- Work required -
Write out the whole listing again so that each line matches the original.

>>

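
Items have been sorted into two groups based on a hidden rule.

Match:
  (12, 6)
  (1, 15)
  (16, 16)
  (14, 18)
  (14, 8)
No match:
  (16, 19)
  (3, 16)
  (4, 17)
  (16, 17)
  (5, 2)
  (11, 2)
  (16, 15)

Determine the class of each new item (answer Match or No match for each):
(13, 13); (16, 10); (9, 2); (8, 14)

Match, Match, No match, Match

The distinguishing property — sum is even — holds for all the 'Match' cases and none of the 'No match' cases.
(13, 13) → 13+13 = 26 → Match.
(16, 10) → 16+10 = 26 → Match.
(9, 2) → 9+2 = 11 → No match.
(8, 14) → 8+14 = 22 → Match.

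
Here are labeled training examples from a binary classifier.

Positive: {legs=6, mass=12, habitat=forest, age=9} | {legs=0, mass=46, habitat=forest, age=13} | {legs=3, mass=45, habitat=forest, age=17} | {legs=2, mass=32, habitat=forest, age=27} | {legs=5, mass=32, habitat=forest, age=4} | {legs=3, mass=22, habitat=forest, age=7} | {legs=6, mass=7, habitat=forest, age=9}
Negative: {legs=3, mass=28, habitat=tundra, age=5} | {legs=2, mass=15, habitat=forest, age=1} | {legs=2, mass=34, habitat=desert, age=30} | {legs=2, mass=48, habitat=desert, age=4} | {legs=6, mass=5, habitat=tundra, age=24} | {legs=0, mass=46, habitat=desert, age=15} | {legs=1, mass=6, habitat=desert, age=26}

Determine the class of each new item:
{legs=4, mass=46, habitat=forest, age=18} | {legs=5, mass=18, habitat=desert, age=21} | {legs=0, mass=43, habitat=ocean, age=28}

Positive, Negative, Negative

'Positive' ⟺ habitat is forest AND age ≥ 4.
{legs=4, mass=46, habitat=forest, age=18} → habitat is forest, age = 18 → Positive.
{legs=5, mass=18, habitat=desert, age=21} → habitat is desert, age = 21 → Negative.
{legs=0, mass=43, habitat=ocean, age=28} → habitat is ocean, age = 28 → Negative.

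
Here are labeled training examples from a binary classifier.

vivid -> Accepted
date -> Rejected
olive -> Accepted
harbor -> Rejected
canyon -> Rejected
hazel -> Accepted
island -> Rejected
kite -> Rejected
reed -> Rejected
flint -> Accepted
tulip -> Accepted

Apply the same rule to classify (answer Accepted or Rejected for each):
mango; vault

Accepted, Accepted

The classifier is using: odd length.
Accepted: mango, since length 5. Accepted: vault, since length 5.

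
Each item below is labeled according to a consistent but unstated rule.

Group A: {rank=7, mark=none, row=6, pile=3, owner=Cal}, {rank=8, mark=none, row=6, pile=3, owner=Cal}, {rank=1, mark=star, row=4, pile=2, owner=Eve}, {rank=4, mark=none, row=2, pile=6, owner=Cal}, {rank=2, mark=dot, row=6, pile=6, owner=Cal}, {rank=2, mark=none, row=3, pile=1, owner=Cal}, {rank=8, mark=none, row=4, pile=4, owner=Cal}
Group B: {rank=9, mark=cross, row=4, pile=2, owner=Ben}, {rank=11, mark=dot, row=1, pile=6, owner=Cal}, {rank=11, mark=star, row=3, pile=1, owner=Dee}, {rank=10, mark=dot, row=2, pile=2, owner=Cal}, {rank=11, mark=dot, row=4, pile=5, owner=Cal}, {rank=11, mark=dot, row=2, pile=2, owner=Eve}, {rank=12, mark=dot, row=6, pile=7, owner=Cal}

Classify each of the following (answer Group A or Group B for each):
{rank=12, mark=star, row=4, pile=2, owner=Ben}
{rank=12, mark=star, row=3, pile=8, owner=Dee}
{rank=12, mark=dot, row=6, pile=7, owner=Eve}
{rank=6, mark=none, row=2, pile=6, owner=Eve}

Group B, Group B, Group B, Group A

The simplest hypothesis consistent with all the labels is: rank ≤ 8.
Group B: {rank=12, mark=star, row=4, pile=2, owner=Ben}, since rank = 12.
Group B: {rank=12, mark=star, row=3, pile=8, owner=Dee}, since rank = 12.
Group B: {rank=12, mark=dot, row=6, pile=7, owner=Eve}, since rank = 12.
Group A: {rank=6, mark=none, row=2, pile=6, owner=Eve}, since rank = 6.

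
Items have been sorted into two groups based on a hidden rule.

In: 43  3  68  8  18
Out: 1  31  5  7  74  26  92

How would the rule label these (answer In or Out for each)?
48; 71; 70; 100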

<<

- Solution -
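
Items have been sorted into two groups based on a hidden rule.

Match:
  (12, 6)
  (1, 15)
  (16, 16)
  (14, 18)
  (14, 8)
No match:
  (16, 19)
  (3, 16)
  (4, 17)
  (16, 17)
  (5, 2)
  (11, 2)
  (16, 15)

Determine the class of each new item (answer Match or No match for each):
(13, 13); (16, 10); (9, 2); (8, 14)

Match, Match, No match, Match

The distinguishing property — sum is even — holds for all the 'Match' cases and none of the 'No match' cases.
(13, 13) → 13+13 = 26 → Match.
(16, 10) → 16+10 = 26 → Match.
(9, 2) → 9+2 = 11 → No match.
(8, 14) → 8+14 = 22 → Match.

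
Here are labeled training examples from a binary classifier.

Positive: {legs=6, mass=12, habitat=forest, age=9} | {legs=0, mass=46, habitat=forest, age=13} | {legs=3, mass=45, habitat=forest, age=17} | {legs=2, mass=32, habitat=forest, age=27} | {legs=5, mass=32, habitat=forest, age=4} | {legs=3, mass=22, habitat=forest, age=7} | {legs=6, mass=7, habitat=forest, age=9}
Negative: {legs=3, mass=28, habitat=tundra, age=5} | {legs=2, mass=15, habitat=forest, age=1} | {legs=2, mass=34, habitat=desert, age=30} | {legs=2, mass=48, habitat=desert, age=4} | {legs=6, mass=5, habitat=tundra, age=24} | {legs=0, mass=46, habitat=desert, age=15} | {legs=1, mass=6, habitat=desert, age=26}

Determine the class of each new item:
{legs=4, mass=46, habitat=forest, age=18} | {legs=5, mass=18, habitat=desert, age=21} | {legs=0, mass=43, habitat=ocean, age=28}

Positive, Negative, Negative

'Positive' ⟺ habitat is forest AND age ≥ 4.
{legs=4, mass=46, habitat=forest, age=18} → habitat is forest, age = 18 → Positive.
{legs=5, mass=18, habitat=desert, age=21} → habitat is desert, age = 21 → Negative.
{legs=0, mass=43, habitat=ocean, age=28} → habitat is ocean, age = 28 → Negative.

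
Here are labeled training examples from a binary classifier.

vivid -> Accepted
date -> Rejected
olive -> Accepted
harbor -> Rejected
canyon -> Rejected
hazel -> Accepted
island -> Rejected
kite -> Rejected
reed -> Rejected
flint -> Accepted
tulip -> Accepted

Apply the same rule to classify (answer Accepted or Rejected for each):
mango; vault

Accepted, Accepted

The classifier is using: odd length.
Accepted: mango, since length 5. Accepted: vault, since length 5.

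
Each item below is labeled according to a consistent but unstated rule.

Group A: {rank=7, mark=none, row=6, pile=3, owner=Cal}, {rank=8, mark=none, row=6, pile=3, owner=Cal}, {rank=1, mark=star, row=4, pile=2, owner=Eve}, {rank=4, mark=none, row=2, pile=6, owner=Cal}, {rank=2, mark=dot, row=6, pile=6, owner=Cal}, {rank=2, mark=none, row=3, pile=1, owner=Cal}, {rank=8, mark=none, row=4, pile=4, owner=Cal}
Group B: {rank=9, mark=cross, row=4, pile=2, owner=Ben}, {rank=11, mark=dot, row=1, pile=6, owner=Cal}, {rank=11, mark=star, row=3, pile=1, owner=Dee}, {rank=10, mark=dot, row=2, pile=2, owner=Cal}, {rank=11, mark=dot, row=4, pile=5, owner=Cal}, {rank=11, mark=dot, row=2, pile=2, owner=Eve}, {rank=12, mark=dot, row=6, pile=7, owner=Cal}

Classify each of the following (answer Group A or Group B for each):
{rank=12, mark=star, row=4, pile=2, owner=Ben}
{rank=12, mark=star, row=3, pile=8, owner=Dee}
{rank=12, mark=dot, row=6, pile=7, owner=Eve}
{rank=6, mark=none, row=2, pile=6, owner=Eve}

Group B, Group B, Group B, Group A

The simplest hypothesis consistent with all the labels is: rank ≤ 8.
Group B: {rank=12, mark=star, row=4, pile=2, owner=Ben}, since rank = 12.
Group B: {rank=12, mark=star, row=3, pile=8, owner=Dee}, since rank = 12.
Group B: {rank=12, mark=dot, row=6, pile=7, owner=Eve}, since rank = 12.
Group A: {rank=6, mark=none, row=2, pile=6, owner=Eve}, since rank = 6.

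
Items have been sorted into two groups based on a hidden rule.

In: 43  3  68  8  18
Out: 1  31  5  7  74  26  92

How would the rule label these (answer In or Out for each)?
48; 71; 70; 100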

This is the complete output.